--- START ---
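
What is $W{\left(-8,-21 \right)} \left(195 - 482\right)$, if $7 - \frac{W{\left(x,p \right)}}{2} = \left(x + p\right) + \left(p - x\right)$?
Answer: $-28126$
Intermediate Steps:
$W{\left(x,p \right)} = 14 - 4 p$ ($W{\left(x,p \right)} = 14 - 2 \left(\left(x + p\right) + \left(p - x\right)\right) = 14 - 2 \left(\left(p + x\right) + \left(p - x\right)\right) = 14 - 2 \cdot 2 p = 14 - 4 p$)
$W{\left(-8,-21 \right)} \left(195 - 482\right) = \left(14 - -84\right) \left(195 - 482\right) = \left(14 + 84\right) \left(-287\right) = 98 \left(-287\right) = -28126$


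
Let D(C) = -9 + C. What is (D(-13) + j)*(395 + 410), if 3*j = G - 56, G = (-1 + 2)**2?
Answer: -97405/3 ≈ -32468.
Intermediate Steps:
G = 1 (G = 1**2 = 1)
j = -55/3 (j = (1 - 56)/3 = (1/3)*(-55) = -55/3 ≈ -18.333)
(D(-13) + j)*(395 + 410) = ((-9 - 13) - 55/3)*(395 + 410) = (-22 - 55/3)*805 = -121/3*805 = -97405/3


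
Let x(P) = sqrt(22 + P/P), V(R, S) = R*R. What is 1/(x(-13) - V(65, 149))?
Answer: -4225/17850602 - sqrt(23)/17850602 ≈ -0.00023696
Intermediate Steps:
V(R, S) = R**2
x(P) = sqrt(23) (x(P) = sqrt(22 + 1) = sqrt(23))
1/(x(-13) - V(65, 149)) = 1/(sqrt(23) - 1*65**2) = 1/(sqrt(23) - 1*4225) = 1/(sqrt(23) - 4225) = 1/(-4225 + sqrt(23))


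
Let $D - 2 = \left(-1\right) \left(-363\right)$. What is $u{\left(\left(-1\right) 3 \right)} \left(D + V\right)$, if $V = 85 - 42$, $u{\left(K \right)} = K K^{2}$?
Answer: $-11016$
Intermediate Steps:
$u{\left(K \right)} = K^{3}$
$V = 43$ ($V = 85 - 42 = 43$)
$D = 365$ ($D = 2 - -363 = 2 + 363 = 365$)
$u{\left(\left(-1\right) 3 \right)} \left(D + V\right) = \left(\left(-1\right) 3\right)^{3} \left(365 + 43\right) = \left(-3\right)^{3} \cdot 408 = \left(-27\right) 408 = -11016$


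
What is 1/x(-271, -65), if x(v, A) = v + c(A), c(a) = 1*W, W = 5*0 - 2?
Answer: -1/273 ≈ -0.0036630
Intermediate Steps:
W = -2 (W = 0 - 2 = -2)
c(a) = -2 (c(a) = 1*(-2) = -2)
x(v, A) = -2 + v (x(v, A) = v - 2 = -2 + v)
1/x(-271, -65) = 1/(-2 - 271) = 1/(-273) = -1/273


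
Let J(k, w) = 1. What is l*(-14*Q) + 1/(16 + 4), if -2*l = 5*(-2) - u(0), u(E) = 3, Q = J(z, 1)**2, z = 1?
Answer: -1819/20 ≈ -90.950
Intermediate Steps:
Q = 1 (Q = 1**2 = 1)
l = 13/2 (l = -(5*(-2) - 1*3)/2 = -(-10 - 3)/2 = -1/2*(-13) = 13/2 ≈ 6.5000)
l*(-14*Q) + 1/(16 + 4) = 13*(-14*1)/2 + 1/(16 + 4) = (13/2)*(-14) + 1/20 = -91 + 1/20 = -1819/20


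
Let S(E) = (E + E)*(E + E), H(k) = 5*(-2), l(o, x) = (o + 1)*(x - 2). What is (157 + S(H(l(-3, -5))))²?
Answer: 310249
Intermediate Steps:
l(o, x) = (1 + o)*(-2 + x)
H(k) = -10
S(E) = 4*E² (S(E) = (2*E)*(2*E) = 4*E²)
(157 + S(H(l(-3, -5))))² = (157 + 4*(-10)²)² = (157 + 4*100)² = (157 + 400)² = 557² = 310249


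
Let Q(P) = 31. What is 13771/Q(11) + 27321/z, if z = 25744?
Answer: 355367575/798064 ≈ 445.29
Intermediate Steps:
13771/Q(11) + 27321/z = 13771/31 + 27321/25744 = 355367575/798064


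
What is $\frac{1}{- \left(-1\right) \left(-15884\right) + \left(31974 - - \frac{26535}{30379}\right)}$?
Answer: $\frac{30379}{488824645} \approx 6.2147 \cdot 10^{-5}$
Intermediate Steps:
$\frac{1}{- \left(-1\right) \left(-15884\right) + \left(31974 - - \frac{26535}{30379}\right)} = \frac{1}{\left(-1\right) 15884 + \left(31974 - \left(-26535\right) \frac{1}{30379}\right)} = \frac{1}{-15884 + \left(31974 - - \frac{26535}{30379}\right)} = \frac{1}{-15884 + \left(31974 + \frac{26535}{30379}\right)} = \frac{1}{-15884 + \frac{971364681}{30379}} = \frac{1}{\frac{488824645}{30379}} = \frac{30379}{488824645}$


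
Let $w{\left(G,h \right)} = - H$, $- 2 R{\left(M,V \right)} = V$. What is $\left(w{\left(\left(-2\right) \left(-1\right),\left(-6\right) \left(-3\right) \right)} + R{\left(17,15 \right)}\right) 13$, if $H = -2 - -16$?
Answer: $- \frac{559}{2} \approx -279.5$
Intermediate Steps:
$R{\left(M,V \right)} = - \frac{V}{2}$
$H = 14$ ($H = -2 + 16 = 14$)
$w{\left(G,h \right)} = -14$ ($w{\left(G,h \right)} = \left(-1\right) 14 = -14$)
$\left(w{\left(\left(-2\right) \left(-1\right),\left(-6\right) \left(-3\right) \right)} + R{\left(17,15 \right)}\right) 13 = \left(-14 - \frac{15}{2}\right) 13 = \left(- \frac{43}{2}\right) 13 = - \frac{559}{2}$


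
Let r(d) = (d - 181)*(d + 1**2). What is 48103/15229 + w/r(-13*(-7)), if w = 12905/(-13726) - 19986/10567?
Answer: 57775700276996639/18289314390749040 ≈ 3.1590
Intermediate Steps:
w = -410694971/145042642 (w = 12905*(-1/13726) - 19986*1/10567 = -12905/13726 - 19986/10567 = -410694971/145042642 ≈ -2.8315)
r(d) = (1 + d)*(-181 + d) (r(d) = (-181 + d)*(d + 1) = (-181 + d)*(1 + d) = (1 + d)*(-181 + d))
48103/15229 + w/r(-13*(-7)) = 48103/15229 - 410694971/(145042642*(-181 + (-13*(-7))**2 - (-2340)*(-7))) = 48103*(1/15229) - 410694971/(145042642*(-181 + 91**2 - 180*91)) = 48103/15229 - 410694971/(145042642*(-181 + 8281 - 16380)) = 48103/15229 - 410694971/145042642/(-8280) = 48103/15229 - 410694971/145042642*(-1/8280) = 48103/15229 + 410694971/1200953075760 = 57775700276996639/18289314390749040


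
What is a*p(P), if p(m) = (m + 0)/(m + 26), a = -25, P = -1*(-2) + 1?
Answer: -75/29 ≈ -2.5862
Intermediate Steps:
P = 3 (P = 2 + 1 = 3)
p(m) = m/(26 + m)
a*p(P) = -75/(26 + 3) = -75/29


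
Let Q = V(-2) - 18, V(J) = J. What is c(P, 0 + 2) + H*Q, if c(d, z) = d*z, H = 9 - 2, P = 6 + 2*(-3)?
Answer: -140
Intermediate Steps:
P = 0 (P = 6 - 6 = 0)
H = 7
Q = -20 (Q = -2 - 18 = -20)
c(P, 0 + 2) + H*Q = 0*(0 + 2) + 7*(-20) = 0*2 - 140 = 0 - 140 = -140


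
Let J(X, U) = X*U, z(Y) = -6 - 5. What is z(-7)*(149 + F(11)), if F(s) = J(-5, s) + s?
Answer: -1155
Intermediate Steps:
z(Y) = -11
J(X, U) = U*X
F(s) = -4*s (F(s) = s*(-5) + s = -5*s + s = -4*s)
z(-7)*(149 + F(11)) = -11*(149 - 4*11) = -11*(149 - 44) = -11*105 = -1155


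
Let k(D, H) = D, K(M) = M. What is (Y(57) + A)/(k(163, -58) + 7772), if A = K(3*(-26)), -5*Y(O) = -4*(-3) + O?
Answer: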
--- END ---
● EXERCISE REQUIREMENTS: Retype, in the same exact form, the lines of the material above from the line holding "Let D(C) = -9" through the line holding "Answer: 310249".

● ANSWER SECTION:
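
Let D(C) = -9 + C. What is (D(-13) + j)*(395 + 410), if 3*j = G - 56, G = (-1 + 2)**2?
Answer: -97405/3 ≈ -32468.
Intermediate Steps:
G = 1 (G = 1**2 = 1)
j = -55/3 (j = (1 - 56)/3 = (1/3)*(-55) = -55/3 ≈ -18.333)
(D(-13) + j)*(395 + 410) = ((-9 - 13) - 55/3)*(395 + 410) = (-22 - 55/3)*805 = -121/3*805 = -97405/3


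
Let x(P) = sqrt(22 + P/P), V(R, S) = R*R. What is 1/(x(-13) - V(65, 149))?
Answer: -4225/17850602 - sqrt(23)/17850602 ≈ -0.00023696
Intermediate Steps:
V(R, S) = R**2
x(P) = sqrt(23) (x(P) = sqrt(22 + 1) = sqrt(23))
1/(x(-13) - V(65, 149)) = 1/(sqrt(23) - 1*65**2) = 1/(sqrt(23) - 1*4225) = 1/(sqrt(23) - 4225) = 1/(-4225 + sqrt(23))


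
Let $D - 2 = \left(-1\right) \left(-363\right)$. What is $u{\left(\left(-1\right) 3 \right)} \left(D + V\right)$, if $V = 85 - 42$, $u{\left(K \right)} = K K^{2}$?
Answer: $-11016$
Intermediate Steps:
$u{\left(K \right)} = K^{3}$
$V = 43$ ($V = 85 - 42 = 43$)
$D = 365$ ($D = 2 - -363 = 2 + 363 = 365$)
$u{\left(\left(-1\right) 3 \right)} \left(D + V\right) = \left(\left(-1\right) 3\right)^{3} \left(365 + 43\right) = \left(-3\right)^{3} \cdot 408 = \left(-27\right) 408 = -11016$


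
What is 1/x(-271, -65), if x(v, A) = v + c(A), c(a) = 1*W, W = 5*0 - 2?
Answer: -1/273 ≈ -0.0036630
Intermediate Steps:
W = -2 (W = 0 - 2 = -2)
c(a) = -2 (c(a) = 1*(-2) = -2)
x(v, A) = -2 + v (x(v, A) = v - 2 = -2 + v)
1/x(-271, -65) = 1/(-2 - 271) = 1/(-273) = -1/273


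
Let J(k, w) = 1. What is l*(-14*Q) + 1/(16 + 4), if -2*l = 5*(-2) - u(0), u(E) = 3, Q = J(z, 1)**2, z = 1?
Answer: -1819/20 ≈ -90.950
Intermediate Steps:
Q = 1 (Q = 1**2 = 1)
l = 13/2 (l = -(5*(-2) - 1*3)/2 = -(-10 - 3)/2 = -1/2*(-13) = 13/2 ≈ 6.5000)
l*(-14*Q) + 1/(16 + 4) = 13*(-14*1)/2 + 1/(16 + 4) = (13/2)*(-14) + 1/20 = -91 + 1/20 = -1819/20


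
Let S(E) = (E + E)*(E + E), H(k) = 5*(-2), l(o, x) = (o + 1)*(x - 2). What is (157 + S(H(l(-3, -5))))²?
Answer: 310249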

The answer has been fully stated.